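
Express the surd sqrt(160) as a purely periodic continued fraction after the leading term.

[12; (1, 1, 1, 5, 1, 1, 1, 24)]

Write x_i = (sqrt(160) + m_i)/d_i with (m_0, d_0) = (0, 1). a_0 = floor(sqrt(160)) = 12, since 12^2 = 144 <= 160 < 169 = 13^2.
Iterate m_{i+1} = d_i*a_i - m_i, d_{i+1} = (160 - m_{i+1}^2)/d_i, a_{i+1} = floor((a_0 + m_{i+1})/d_{i+1}):
  m_1 = 1*12 - 0 = 12, d_1 = (160 - 12^2)/1 = 16/1 = 16, a_1 = floor((12 + 12)/16) = 1.
  m_2 = 16*1 - 12 = 4, d_2 = (160 - 4^2)/16 = 144/16 = 9, a_2 = floor((12 + 4)/9) = 1.
  m_3 = 9*1 - 4 = 5, d_3 = (160 - 5^2)/9 = 135/9 = 15, a_3 = floor((12 + 5)/15) = 1.
  m_4 = 15*1 - 5 = 10, d_4 = (160 - 10^2)/15 = 60/15 = 4, a_4 = floor((12 + 10)/4) = 5.
  m_5 = 4*5 - 10 = 10, d_5 = (160 - 10^2)/4 = 60/4 = 15, a_5 = floor((12 + 10)/15) = 1.
  m_6 = 15*1 - 10 = 5, d_6 = (160 - 5^2)/15 = 135/15 = 9, a_6 = floor((12 + 5)/9) = 1.
  m_7 = 9*1 - 5 = 4, d_7 = (160 - 4^2)/9 = 144/9 = 16, a_7 = floor((12 + 4)/16) = 1.
  m_8 = 16*1 - 4 = 12, d_8 = (160 - 12^2)/16 = 16/16 = 1, a_8 = floor((12 + 12)/1) = 24.
  m_9 = 1*24 - 12 = 12, d_9 = (160 - 12^2)/1 = 16/1 = 16: (m_9, d_9) = (m_1, d_1) = (12, 16), so from here the quotients repeat a_1, ..., a_8; the period length is 8.
Hence the expansion of sqrt(160) is a_0 = 12 followed by the repeating block 1, 1, 1, 5, 1, 1, 1, 24 (period 8).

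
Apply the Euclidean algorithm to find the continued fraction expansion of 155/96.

Run the Euclidean algorithm on 155 and 96; the successive quotients are the partial quotients a_0, a_1, ... (each step inverts the fractional part left over by the previous one):
  155 = 1*96 + 59, so a_0 = 1.
  96 = 1*59 + 37, so a_1 = 1.
  59 = 1*37 + 22, so a_2 = 1.
  37 = 1*22 + 15, so a_3 = 1.
  22 = 1*15 + 7, so a_4 = 1.
  15 = 2*7 + 1, so a_5 = 2.
  7 = 7*1 + 0, so a_6 = 7.
The remainder reaches 0 after 7 divisions, so the expansion has 7 partial quotients, read off in order.

[1; 1, 1, 1, 1, 2, 7]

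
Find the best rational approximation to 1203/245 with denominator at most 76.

329/67

Expand x = 1203/245 as a continued fraction with the Euclidean algorithm:
  1203 = 4*245 + 223, so a_0 = 4.
  245 = 1*223 + 22, so a_1 = 1.
  223 = 10*22 + 3, so a_2 = 10.
  22 = 7*3 + 1, so a_3 = 7.
  3 = 3*1 + 0, so a_4 = 3.
so x = [4; 1, 10, 7, 3].
Convergents (p_i = a_i*p_{i-1} + p_{i-2}, q_i = a_i*q_{i-1} + q_{i-2} with p_{-2}=0, p_{-1}=1, q_{-2}=1, q_{-1}=0), until the denominator exceeds 76:
  i=0: a_0=4, p_0 = 4*1 + 0 = 4, q_0 = 4*0 + 1 = 1.
  i=1: a_1=1, p_1 = 1*4 + 1 = 5, q_1 = 1*1 + 0 = 1.
  i=2: a_2=10, p_2 = 10*5 + 4 = 54, q_2 = 10*1 + 1 = 11.
  i=3: a_3=7, p_3 = 7*54 + 5 = 383, q_3 = 7*11 + 1 = 78.
q_3 = 78 > 76, so the last convergent with denominator <= 76 is p_2/q_2 = 54/11.
The closest fraction with denominator <= 76 is either p_2/q_2 or the intermediate fraction (k*p_2 + p_1)/(k*q_2 + q_1) with the largest k >= 1 whose denominator stays <= 76; these approach x as k grows, and every other convergent or intermediate fraction in range is farther away.
Largest k: floor((76 - q_1)/q_2) = floor((76 - 1)/11) = 6.
That gives (6*54 + 5)/(6*11 + 1) = 329/67.
Compare the errors: |x - 54/11| = |1203*11 - 54*245|/(245*11) = 3/2695, and |x - 329/67| = |1203*67 - 329*245|/(245*67) = 4/16415.
Cross-multiplying, 4*2695 = 10780 < 49245 = 3*16415, so 4/16415 is smaller: the intermediate fraction 329/67 is closer to x than 54/11.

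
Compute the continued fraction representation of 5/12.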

◆ ◆ ◆ ◆ ◆

Transcribe all of the entries without altering anything.

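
Express the surd sqrt(160) as a purely periodic continued fraction after the leading term.

[12; (1, 1, 1, 5, 1, 1, 1, 24)]

Write x_i = (sqrt(160) + m_i)/d_i with (m_0, d_0) = (0, 1). a_0 = floor(sqrt(160)) = 12, since 12^2 = 144 <= 160 < 169 = 13^2.
Iterate m_{i+1} = d_i*a_i - m_i, d_{i+1} = (160 - m_{i+1}^2)/d_i, a_{i+1} = floor((a_0 + m_{i+1})/d_{i+1}):
  m_1 = 1*12 - 0 = 12, d_1 = (160 - 12^2)/1 = 16/1 = 16, a_1 = floor((12 + 12)/16) = 1.
  m_2 = 16*1 - 12 = 4, d_2 = (160 - 4^2)/16 = 144/16 = 9, a_2 = floor((12 + 4)/9) = 1.
  m_3 = 9*1 - 4 = 5, d_3 = (160 - 5^2)/9 = 135/9 = 15, a_3 = floor((12 + 5)/15) = 1.
  m_4 = 15*1 - 5 = 10, d_4 = (160 - 10^2)/15 = 60/15 = 4, a_4 = floor((12 + 10)/4) = 5.
  m_5 = 4*5 - 10 = 10, d_5 = (160 - 10^2)/4 = 60/4 = 15, a_5 = floor((12 + 10)/15) = 1.
  m_6 = 15*1 - 10 = 5, d_6 = (160 - 5^2)/15 = 135/15 = 9, a_6 = floor((12 + 5)/9) = 1.
  m_7 = 9*1 - 5 = 4, d_7 = (160 - 4^2)/9 = 144/9 = 16, a_7 = floor((12 + 4)/16) = 1.
  m_8 = 16*1 - 4 = 12, d_8 = (160 - 12^2)/16 = 16/16 = 1, a_8 = floor((12 + 12)/1) = 24.
  m_9 = 1*24 - 12 = 12, d_9 = (160 - 12^2)/1 = 16/1 = 16: (m_9, d_9) = (m_1, d_1) = (12, 16), so from here the quotients repeat a_1, ..., a_8; the period length is 8.
Hence the expansion of sqrt(160) is a_0 = 12 followed by the repeating block 1, 1, 1, 5, 1, 1, 1, 24 (period 8).

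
Apply the Euclidean algorithm to find the continued fraction expansion of 155/96.

Run the Euclidean algorithm on 155 and 96; the successive quotients are the partial quotients a_0, a_1, ... (each step inverts the fractional part left over by the previous one):
  155 = 1*96 + 59, so a_0 = 1.
  96 = 1*59 + 37, so a_1 = 1.
  59 = 1*37 + 22, so a_2 = 1.
  37 = 1*22 + 15, so a_3 = 1.
  22 = 1*15 + 7, so a_4 = 1.
  15 = 2*7 + 1, so a_5 = 2.
  7 = 7*1 + 0, so a_6 = 7.
The remainder reaches 0 after 7 divisions, so the expansion has 7 partial quotients, read off in order.

[1; 1, 1, 1, 1, 2, 7]

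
Find the best rational approximation to 1203/245 with denominator at most 76.

329/67

Expand x = 1203/245 as a continued fraction with the Euclidean algorithm:
  1203 = 4*245 + 223, so a_0 = 4.
  245 = 1*223 + 22, so a_1 = 1.
  223 = 10*22 + 3, so a_2 = 10.
  22 = 7*3 + 1, so a_3 = 7.
  3 = 3*1 + 0, so a_4 = 3.
so x = [4; 1, 10, 7, 3].
Convergents (p_i = a_i*p_{i-1} + p_{i-2}, q_i = a_i*q_{i-1} + q_{i-2} with p_{-2}=0, p_{-1}=1, q_{-2}=1, q_{-1}=0), until the denominator exceeds 76:
  i=0: a_0=4, p_0 = 4*1 + 0 = 4, q_0 = 4*0 + 1 = 1.
  i=1: a_1=1, p_1 = 1*4 + 1 = 5, q_1 = 1*1 + 0 = 1.
  i=2: a_2=10, p_2 = 10*5 + 4 = 54, q_2 = 10*1 + 1 = 11.
  i=3: a_3=7, p_3 = 7*54 + 5 = 383, q_3 = 7*11 + 1 = 78.
q_3 = 78 > 76, so the last convergent with denominator <= 76 is p_2/q_2 = 54/11.
The closest fraction with denominator <= 76 is either p_2/q_2 or the intermediate fraction (k*p_2 + p_1)/(k*q_2 + q_1) with the largest k >= 1 whose denominator stays <= 76; these approach x as k grows, and every other convergent or intermediate fraction in range is farther away.
Largest k: floor((76 - q_1)/q_2) = floor((76 - 1)/11) = 6.
That gives (6*54 + 5)/(6*11 + 1) = 329/67.
Compare the errors: |x - 54/11| = |1203*11 - 54*245|/(245*11) = 3/2695, and |x - 329/67| = |1203*67 - 329*245|/(245*67) = 4/16415.
Cross-multiplying, 4*2695 = 10780 < 49245 = 3*16415, so 4/16415 is smaller: the intermediate fraction 329/67 is closer to x than 54/11.

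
Compute the continued fraction representation of 5/12.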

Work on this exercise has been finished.